- _Task description_
Every single entry that follows must be copied exactly.

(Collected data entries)
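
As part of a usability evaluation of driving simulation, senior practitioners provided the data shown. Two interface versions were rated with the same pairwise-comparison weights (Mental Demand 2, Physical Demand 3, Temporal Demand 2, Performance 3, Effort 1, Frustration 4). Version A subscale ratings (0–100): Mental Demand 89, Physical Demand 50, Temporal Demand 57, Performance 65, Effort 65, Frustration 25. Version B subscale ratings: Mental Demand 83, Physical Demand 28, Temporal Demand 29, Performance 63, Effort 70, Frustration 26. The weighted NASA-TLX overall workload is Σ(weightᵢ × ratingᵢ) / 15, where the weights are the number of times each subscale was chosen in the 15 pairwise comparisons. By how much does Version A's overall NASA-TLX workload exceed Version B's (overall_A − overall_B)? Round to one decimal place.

Version A weighted sum = 2·89 + 3·50 + 2·57 + 3·65 + 1·65 + 4·25 = 178 + 150 + 114 + 195 + 65 + 100 = 802; overall_A = 802/15 = 53.4667.
Version B weighted sum = 2·83 + 3·28 + 2·29 + 3·63 + 1·70 + 4·26 = 166 + 84 + 58 + 189 + 70 + 104 = 671; overall_B = 671/15 = 44.7333.
Difference = 53.4667 − 44.7333 = 8.7334 ≈ 8.7.

8.7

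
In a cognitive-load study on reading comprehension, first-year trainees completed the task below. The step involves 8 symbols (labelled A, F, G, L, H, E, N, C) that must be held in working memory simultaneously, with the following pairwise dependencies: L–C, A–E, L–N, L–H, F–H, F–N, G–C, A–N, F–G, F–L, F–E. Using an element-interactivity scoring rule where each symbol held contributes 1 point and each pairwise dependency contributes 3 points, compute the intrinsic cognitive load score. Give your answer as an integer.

Count of symbols held simultaneously: 8.
Count of pairwise dependencies listed: 11.
Element contribution: 8 × 1 = 8.
Interaction contribution: 11 × 3 = 33.
Intrinsic load = 8 + 33 = 41.

41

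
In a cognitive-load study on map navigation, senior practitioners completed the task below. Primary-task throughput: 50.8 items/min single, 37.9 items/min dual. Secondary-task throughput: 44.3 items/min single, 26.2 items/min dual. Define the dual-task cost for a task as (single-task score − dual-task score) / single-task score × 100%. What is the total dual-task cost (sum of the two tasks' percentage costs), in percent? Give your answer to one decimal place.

Primary cost = (50.8 − 37.9) / 50.8 × 100% = 25.3937%.
Secondary cost = (44.3 − 26.2) / 44.3 × 100% = 40.8578%.
Total = 25.3937% + 40.8578% = 66.2515% ≈ 66.3%.

66.3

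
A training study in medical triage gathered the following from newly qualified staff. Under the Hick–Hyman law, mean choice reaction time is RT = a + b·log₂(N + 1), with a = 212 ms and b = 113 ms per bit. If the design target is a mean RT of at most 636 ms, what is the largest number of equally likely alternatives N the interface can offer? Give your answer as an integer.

Set 212 + 113·log₂(N + 1) ≤ 636.
log₂(N + 1) ≤ (636 − 212) / 113 = 3.7522.
N + 1 ≤ 2^3.7522 = 13.4749.
N ≤ 12.4749, so the largest integer N is 12.

12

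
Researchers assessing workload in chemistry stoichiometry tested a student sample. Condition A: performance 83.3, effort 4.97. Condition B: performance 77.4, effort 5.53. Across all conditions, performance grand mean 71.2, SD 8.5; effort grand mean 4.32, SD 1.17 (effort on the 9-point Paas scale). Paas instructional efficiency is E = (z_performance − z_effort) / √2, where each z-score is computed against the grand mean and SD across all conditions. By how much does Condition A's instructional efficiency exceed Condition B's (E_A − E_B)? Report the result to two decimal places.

Condition A: z_P = (83.3 − 71.2)/8.5 = 1.4235; z_E = (4.97 − 4.32)/1.17 = 0.5556; E_A = (1.4235 − 0.5556)/√2 = 0.6137.
Condition B: z_P = (77.4 − 71.2)/8.5 = 0.7294; z_E = (5.53 − 4.32)/1.17 = 1.0342; E_B = (0.7294 − 1.0342)/√2 = -0.2155.
E_A − E_B = 0.6137 − (-0.2155) = 0.8292 ≈ 0.83.

0.83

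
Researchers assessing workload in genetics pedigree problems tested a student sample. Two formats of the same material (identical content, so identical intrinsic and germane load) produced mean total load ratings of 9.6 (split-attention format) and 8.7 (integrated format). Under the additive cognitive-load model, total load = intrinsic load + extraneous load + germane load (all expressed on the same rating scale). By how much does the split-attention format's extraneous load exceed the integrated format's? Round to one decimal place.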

- _Reply to the exercise_
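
As part of a usability evaluation of driving simulation, senior practitioners provided the data shown. Two interface versions were rated with the same pairwise-comparison weights (Mental Demand 2, Physical Demand 3, Temporal Demand 2, Performance 3, Effort 1, Frustration 4). Version A subscale ratings (0–100): Mental Demand 89, Physical Demand 50, Temporal Demand 57, Performance 65, Effort 65, Frustration 25. Version B subscale ratings: Mental Demand 83, Physical Demand 28, Temporal Demand 29, Performance 63, Effort 70, Frustration 26. The weighted NASA-TLX overall workload is Σ(weightᵢ × ratingᵢ) / 15, where the weights are the number of times each subscale was chosen in the 15 pairwise comparisons. By how much does Version A's overall NASA-TLX workload exceed Version B's (overall_A − overall_B)? Round to one decimal place.

Version A weighted sum = 2·89 + 3·50 + 2·57 + 3·65 + 1·65 + 4·25 = 178 + 150 + 114 + 195 + 65 + 100 = 802; overall_A = 802/15 = 53.4667.
Version B weighted sum = 2·83 + 3·28 + 2·29 + 3·63 + 1·70 + 4·26 = 166 + 84 + 58 + 189 + 70 + 104 = 671; overall_B = 671/15 = 44.7333.
Difference = 53.4667 − 44.7333 = 8.7334 ≈ 8.7.

8.7

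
In a cognitive-load study on reading comprehension, first-year trainees completed the task below. The step involves 8 symbols (labelled A, F, G, L, H, E, N, C) that must be held in working memory simultaneously, with the following pairwise dependencies: L–C, A–E, L–N, L–H, F–H, F–N, G–C, A–N, F–G, F–L, F–E. Using an element-interactivity scoring rule where each symbol held contributes 1 point and each pairwise dependency contributes 3 points, compute the intrinsic cognitive load score. Give your answer as an integer.

Count of symbols held simultaneously: 8.
Count of pairwise dependencies listed: 11.
Element contribution: 8 × 1 = 8.
Interaction contribution: 11 × 3 = 33.
Intrinsic load = 8 + 33 = 41.

41

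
In a cognitive-load study on map navigation, senior practitioners completed the task below. Primary-task throughput: 50.8 items/min single, 37.9 items/min dual. Secondary-task throughput: 44.3 items/min single, 26.2 items/min dual. Define the dual-task cost for a task as (single-task score − dual-task score) / single-task score × 100%. What is the total dual-task cost (sum of the two tasks' percentage costs), in percent? Give your answer to one decimal place.

Primary cost = (50.8 − 37.9) / 50.8 × 100% = 25.3937%.
Secondary cost = (44.3 − 26.2) / 44.3 × 100% = 40.8578%.
Total = 25.3937% + 40.8578% = 66.2515% ≈ 66.3%.

66.3

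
A training study in medical triage gathered the following from newly qualified staff. Under the Hick–Hyman law, mean choice reaction time is RT = a + b·log₂(N + 1), with a = 212 ms and b = 113 ms per bit. If the design target is a mean RT of at most 636 ms, what is the largest number of equally likely alternatives N the interface can offer? Give your answer as an integer.

Set 212 + 113·log₂(N + 1) ≤ 636.
log₂(N + 1) ≤ (636 − 212) / 113 = 3.7522.
N + 1 ≤ 2^3.7522 = 13.4749.
N ≤ 12.4749, so the largest integer N is 12.

12

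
Researchers assessing workload in chemistry stoichiometry tested a student sample. Condition A: performance 83.3, effort 4.97. Condition B: performance 77.4, effort 5.53. Across all conditions, performance grand mean 71.2, SD 8.5; effort grand mean 4.32, SD 1.17 (effort on the 9-point Paas scale). Paas instructional efficiency is E = (z_performance − z_effort) / √2, where each z-score is computed against the grand mean and SD across all conditions. By how much does Condition A's instructional efficiency exceed Condition B's (E_A − E_B)? Report the result to two decimal places.

Condition A: z_P = (83.3 − 71.2)/8.5 = 1.4235; z_E = (4.97 − 4.32)/1.17 = 0.5556; E_A = (1.4235 − 0.5556)/√2 = 0.6137.
Condition B: z_P = (77.4 − 71.2)/8.5 = 0.7294; z_E = (5.53 − 4.32)/1.17 = 1.0342; E_B = (0.7294 − 1.0342)/√2 = -0.2155.
E_A − E_B = 0.6137 − (-0.2155) = 0.8292 ≈ 0.83.

0.83

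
Researchers assessing workload in genetics pedigree problems tested a student sample. Two formats of the same material (identical content, so identical intrinsic and germane load) produced mean total load ratings of 9.6 (split-attention format) and 8.7 (integrated format). Under the additive cognitive-load model, total load = intrinsic load + extraneous load + germane load (all expressed on the same rating scale). By how much does the split-attention format's extraneous load exceed the integrated format's? Round to one decimal place.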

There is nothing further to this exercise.